■ Brief:
Which lines below hold the word "becomes"? Report each one.

Data records
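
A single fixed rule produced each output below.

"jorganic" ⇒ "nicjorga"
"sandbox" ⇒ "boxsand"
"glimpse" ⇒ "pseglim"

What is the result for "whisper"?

Each output is the input with this applied: move the last 3 characters to the front (rotate right by 3).
Applying that to "whisper" gives "perwhis".

perwhis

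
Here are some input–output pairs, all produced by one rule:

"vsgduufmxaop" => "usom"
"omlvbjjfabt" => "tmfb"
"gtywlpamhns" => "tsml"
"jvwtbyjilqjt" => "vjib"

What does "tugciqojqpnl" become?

unji

What's happening: keep one character in every 3, starting at position 2 (positions 2nd, 5th, 8th, ...), then sort the characters into reverse alphabetical order.
Working it through for "tugciqojqpnl": intermediate "uijn", final "unji".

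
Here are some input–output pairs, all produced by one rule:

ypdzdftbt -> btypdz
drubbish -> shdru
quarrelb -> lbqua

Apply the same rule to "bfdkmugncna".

The rule is to move the last 2 characters to the front (rotate right by 2), then delete the last 3 characters.
Starting from "bfdkmugncna": after the first operation, "nabfdkmugnc"; after the second, "nabfdkmu".

nabfdkmu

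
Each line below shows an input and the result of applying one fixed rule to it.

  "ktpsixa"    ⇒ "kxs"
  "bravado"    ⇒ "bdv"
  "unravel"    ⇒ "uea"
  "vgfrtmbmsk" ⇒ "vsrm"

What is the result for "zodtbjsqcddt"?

Looking at the pairs, the operation is to take characters alternately from the front and the back (1st, last, 2nd, 2nd-last, ...), then keep one character in every 3, starting at position 1 (positions 1st, 4th, 7th, ...).
"zodtbjsqcddt" → "ztodddtcbqjs" → "zdtq".

zdtq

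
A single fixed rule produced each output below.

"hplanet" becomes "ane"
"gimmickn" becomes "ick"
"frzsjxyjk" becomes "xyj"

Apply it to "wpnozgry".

Looking at the pairs, the operation is to move the last character to the front, then keep only the last 3 characters.
Applying both steps to "wpnozgry": "ywpnozgr", then "zgr".

zgr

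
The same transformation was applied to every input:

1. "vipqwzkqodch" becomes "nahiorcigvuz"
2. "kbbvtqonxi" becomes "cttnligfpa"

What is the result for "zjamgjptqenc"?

rbseybhliwfu

Rule — shift every letter 8 places backward in the alphabet (wrapping around).
For "zjamgjptqenc" the result is "rbseybhliwfu".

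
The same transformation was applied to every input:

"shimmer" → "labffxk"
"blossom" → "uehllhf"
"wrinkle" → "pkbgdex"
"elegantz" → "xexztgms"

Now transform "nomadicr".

Each output is the input with this applied: shift every letter 7 places backward in the alphabet (wrapping around).
For "nomadicr" the result is "ghftwbvk".

ghftwbvk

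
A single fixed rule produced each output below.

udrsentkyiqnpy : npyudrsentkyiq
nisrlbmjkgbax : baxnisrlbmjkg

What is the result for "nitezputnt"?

tntnitezpu

In each case the input is transformed by: move the last 3 characters to the front (rotate right by 3).
Applying that to "nitezputnt" gives "tntnitezpu".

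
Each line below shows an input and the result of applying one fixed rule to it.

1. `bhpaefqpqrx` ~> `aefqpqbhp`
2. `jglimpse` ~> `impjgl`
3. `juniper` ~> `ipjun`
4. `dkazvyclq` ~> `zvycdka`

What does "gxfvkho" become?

vkgxf

In each case the input is transformed by: delete the last 2 characters, then move the first 3 characters to the end (rotate left by 3).
Starting from "gxfvkho": after the first operation, "gxfvk"; after the second, "vkgxf".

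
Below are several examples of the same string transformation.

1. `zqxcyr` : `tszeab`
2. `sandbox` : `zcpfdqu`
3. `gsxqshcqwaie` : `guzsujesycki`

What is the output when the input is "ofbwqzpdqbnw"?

yhdysbrfsdpq

In each case the input is transformed by: swap the first and last characters, then shift every letter 2 places forward in the alphabet (wrapping around).
Starting from "ofbwqzpdqbnw": after the first operation, "wfbwqzpdqbno"; after the second, "yhdysbrfsdpq".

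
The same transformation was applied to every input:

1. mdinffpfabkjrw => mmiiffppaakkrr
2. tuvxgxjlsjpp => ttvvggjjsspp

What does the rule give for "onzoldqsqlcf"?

Rule — keep every other character starting from the first (positions 1st, 3rd, 5th, ...), then double every character.
Applying both steps to "onzoldqsqlcf": "ozlqqc", then "oozzllqqqqcc".
(Check on "tuvxgxjlsjpp": → "tvgjsp" → "ttvvggjjsspp" ✓)

oozzllqqqqcc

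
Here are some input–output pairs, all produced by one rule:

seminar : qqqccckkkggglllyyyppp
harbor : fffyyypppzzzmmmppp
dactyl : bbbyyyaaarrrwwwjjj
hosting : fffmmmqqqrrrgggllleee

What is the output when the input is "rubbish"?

The transformation: repeat every character 3 times, then shift every letter 2 places backward in the alphabet (wrapping around).
Applying both steps to "rubbish": "rrruuubbbbbbiiissshhh", then "pppssszzzzzzgggqqqfff".

pppssszzzzzzgggqqqfff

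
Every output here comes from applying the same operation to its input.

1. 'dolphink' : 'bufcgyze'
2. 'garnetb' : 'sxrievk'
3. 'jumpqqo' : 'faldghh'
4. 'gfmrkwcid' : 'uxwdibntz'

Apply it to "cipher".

Rule — shift every letter 9 places backward in the alphabet (wrapping around), then move the last character to the front.
Working it through for "cipher": intermediate "tzgyvi", final "itzgyv".
(Check on "gfmrkwcid": → "xwdibntzu" → "uxwdibntz" ✓)

itzgyv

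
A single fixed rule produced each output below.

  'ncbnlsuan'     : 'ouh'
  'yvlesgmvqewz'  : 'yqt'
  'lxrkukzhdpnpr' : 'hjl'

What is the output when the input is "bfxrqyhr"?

The transformation: shift every letter 6 places backward in the alphabet (wrapping around), then keep only the last 3 characters.
"bfxrqyhr" → "vzrlksbl" → "sbl".
(Check on "lxrkukzhdpnpr": → "frleoetbxjhjl" → "hjl" ✓)

sbl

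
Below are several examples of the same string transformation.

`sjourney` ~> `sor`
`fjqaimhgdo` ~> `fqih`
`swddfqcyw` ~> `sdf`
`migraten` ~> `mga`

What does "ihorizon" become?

ioi

What's happening: delete the last 3 characters, then keep every other character starting from the first (positions 1st, 3rd, 5th, ...).
Applying that to "ihorizon" gives "ioi".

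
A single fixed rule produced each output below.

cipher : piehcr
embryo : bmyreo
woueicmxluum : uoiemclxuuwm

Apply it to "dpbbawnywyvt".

What's happening: move the first character to the end, then swap each adjacent pair of characters (1↔2, 3↔4, ...).
For "dpbbawnywyvt", step one produces "pbbawnywyvtd"; step two turns that into "bpabnwwyvydt".

bpabnwwyvydt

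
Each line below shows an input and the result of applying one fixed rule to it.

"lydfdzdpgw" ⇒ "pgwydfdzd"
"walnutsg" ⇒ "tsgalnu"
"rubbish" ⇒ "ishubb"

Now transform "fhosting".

inghost

The pattern: delete the first character, then move the last 3 characters to the front (rotate right by 3).
Doing the same to "fhosting": "inghost".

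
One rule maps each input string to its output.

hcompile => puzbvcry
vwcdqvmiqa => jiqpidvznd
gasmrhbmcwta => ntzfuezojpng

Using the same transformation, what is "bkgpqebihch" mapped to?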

■ Response box:
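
"hplanet" becomes "ane"
"gimmickn" becomes "ick"
"frzsjxyjk" becomes "xyj"
1. "vipqwzkqodch" becomes "nahiorcigvuz"
2. "kbbvtqonxi" becomes "cttnligfpa"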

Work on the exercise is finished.